[Saved data entries]
◆ ◆ ◆ ◆ ◆ ◆ ◆

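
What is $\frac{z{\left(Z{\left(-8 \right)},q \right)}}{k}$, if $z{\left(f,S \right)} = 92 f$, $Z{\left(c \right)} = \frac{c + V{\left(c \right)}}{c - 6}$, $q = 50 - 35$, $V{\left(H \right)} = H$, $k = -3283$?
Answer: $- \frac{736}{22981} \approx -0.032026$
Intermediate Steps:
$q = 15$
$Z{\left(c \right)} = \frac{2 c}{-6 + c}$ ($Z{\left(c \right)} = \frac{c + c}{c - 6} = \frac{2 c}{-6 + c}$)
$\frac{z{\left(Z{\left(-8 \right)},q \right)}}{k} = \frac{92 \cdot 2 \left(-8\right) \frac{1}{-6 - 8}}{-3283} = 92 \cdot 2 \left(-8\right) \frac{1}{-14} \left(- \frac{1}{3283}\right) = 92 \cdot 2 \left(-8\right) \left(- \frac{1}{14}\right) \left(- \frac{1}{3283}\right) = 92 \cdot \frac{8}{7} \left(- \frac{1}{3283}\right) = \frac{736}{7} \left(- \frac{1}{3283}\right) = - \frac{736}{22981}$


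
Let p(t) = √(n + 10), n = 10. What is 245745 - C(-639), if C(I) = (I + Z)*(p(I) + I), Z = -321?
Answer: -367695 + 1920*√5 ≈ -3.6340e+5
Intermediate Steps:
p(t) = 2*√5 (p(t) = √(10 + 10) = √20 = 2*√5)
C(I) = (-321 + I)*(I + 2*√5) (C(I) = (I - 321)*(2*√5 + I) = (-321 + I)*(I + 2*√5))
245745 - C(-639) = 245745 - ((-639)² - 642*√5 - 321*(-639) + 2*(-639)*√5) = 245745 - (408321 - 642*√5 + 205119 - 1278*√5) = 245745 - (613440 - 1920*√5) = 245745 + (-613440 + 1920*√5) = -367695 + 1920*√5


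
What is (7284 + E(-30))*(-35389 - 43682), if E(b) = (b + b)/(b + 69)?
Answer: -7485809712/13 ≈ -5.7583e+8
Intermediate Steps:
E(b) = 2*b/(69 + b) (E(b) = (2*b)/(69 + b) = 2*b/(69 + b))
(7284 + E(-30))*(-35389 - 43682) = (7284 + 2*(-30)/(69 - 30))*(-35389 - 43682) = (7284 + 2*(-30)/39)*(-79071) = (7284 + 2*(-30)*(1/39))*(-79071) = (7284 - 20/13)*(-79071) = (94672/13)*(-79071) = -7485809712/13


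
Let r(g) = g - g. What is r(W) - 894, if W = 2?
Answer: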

◆ ◆ ◆ ◆ ◆ ◆ ◆

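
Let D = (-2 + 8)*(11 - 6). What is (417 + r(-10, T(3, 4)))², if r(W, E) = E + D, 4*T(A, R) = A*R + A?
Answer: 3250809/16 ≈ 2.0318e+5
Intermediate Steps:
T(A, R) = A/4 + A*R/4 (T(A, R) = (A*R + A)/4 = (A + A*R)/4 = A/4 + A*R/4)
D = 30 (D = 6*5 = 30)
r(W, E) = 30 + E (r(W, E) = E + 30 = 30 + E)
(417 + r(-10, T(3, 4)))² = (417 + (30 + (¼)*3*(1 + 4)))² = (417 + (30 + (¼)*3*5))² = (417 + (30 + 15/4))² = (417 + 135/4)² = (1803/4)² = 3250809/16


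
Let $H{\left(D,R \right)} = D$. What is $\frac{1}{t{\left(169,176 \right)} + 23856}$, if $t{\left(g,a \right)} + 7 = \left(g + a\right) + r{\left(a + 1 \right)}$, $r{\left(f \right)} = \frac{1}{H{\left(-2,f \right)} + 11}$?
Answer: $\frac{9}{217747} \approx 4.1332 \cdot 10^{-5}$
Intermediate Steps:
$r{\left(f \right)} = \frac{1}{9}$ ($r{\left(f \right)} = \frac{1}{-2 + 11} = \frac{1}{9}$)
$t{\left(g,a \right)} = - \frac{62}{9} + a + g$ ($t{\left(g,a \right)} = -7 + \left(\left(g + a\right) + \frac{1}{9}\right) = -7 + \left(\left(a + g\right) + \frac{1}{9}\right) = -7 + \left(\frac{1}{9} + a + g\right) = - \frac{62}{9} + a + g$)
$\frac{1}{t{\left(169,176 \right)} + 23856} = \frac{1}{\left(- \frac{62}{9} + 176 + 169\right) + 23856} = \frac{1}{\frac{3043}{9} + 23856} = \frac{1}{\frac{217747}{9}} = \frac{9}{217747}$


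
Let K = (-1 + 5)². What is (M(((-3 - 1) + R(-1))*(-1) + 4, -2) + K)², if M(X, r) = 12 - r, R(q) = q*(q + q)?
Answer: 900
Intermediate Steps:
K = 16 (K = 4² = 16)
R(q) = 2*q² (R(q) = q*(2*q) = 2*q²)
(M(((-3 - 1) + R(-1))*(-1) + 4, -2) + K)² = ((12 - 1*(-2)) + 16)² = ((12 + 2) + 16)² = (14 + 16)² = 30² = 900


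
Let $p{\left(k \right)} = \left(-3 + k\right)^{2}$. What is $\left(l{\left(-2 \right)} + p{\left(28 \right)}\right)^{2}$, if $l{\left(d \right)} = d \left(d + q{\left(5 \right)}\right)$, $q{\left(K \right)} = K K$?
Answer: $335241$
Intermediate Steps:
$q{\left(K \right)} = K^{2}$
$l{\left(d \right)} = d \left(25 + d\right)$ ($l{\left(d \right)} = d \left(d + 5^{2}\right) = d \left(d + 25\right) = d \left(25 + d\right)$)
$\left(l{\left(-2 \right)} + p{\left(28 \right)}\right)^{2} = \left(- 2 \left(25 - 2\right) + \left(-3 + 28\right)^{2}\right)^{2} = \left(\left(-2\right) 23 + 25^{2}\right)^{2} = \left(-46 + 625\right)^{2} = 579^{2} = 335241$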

◆ ◆ ◆ ◆ ◆ ◆ ◆

▶ What to do
How many lines of the data above include the word "Answer"? Only that number should be returned.

▶ Result for this exercise
8